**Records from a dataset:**
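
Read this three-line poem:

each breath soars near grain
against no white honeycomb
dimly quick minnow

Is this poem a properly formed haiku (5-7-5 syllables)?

Line 1: each(1) + breath(1) + soars(1) + near(1) + grain(1) = 5 ✓
Line 2: against(2) + no(1) + white(1) + honeycomb(3) = 7 ✓
Line 3: dimly(2) + quick(1) + minnow(2) = 5 ✓

Yes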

**DIRECTIONS FOR THIS TASK:** Reproduce all the data exactly. Include every line.

**ANSWER TO THE PROBLEM:**
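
Read this three-line poem:

each breath soars near grain
against no white honeycomb
dimly quick minnow

Is this poem a properly formed haiku (5-7-5 syllables)?

Line 1: each(1) + breath(1) + soars(1) + near(1) + grain(1) = 5 ✓
Line 2: against(2) + no(1) + white(1) + honeycomb(3) = 7 ✓
Line 3: dimly(2) + quick(1) + minnow(2) = 5 ✓

Yes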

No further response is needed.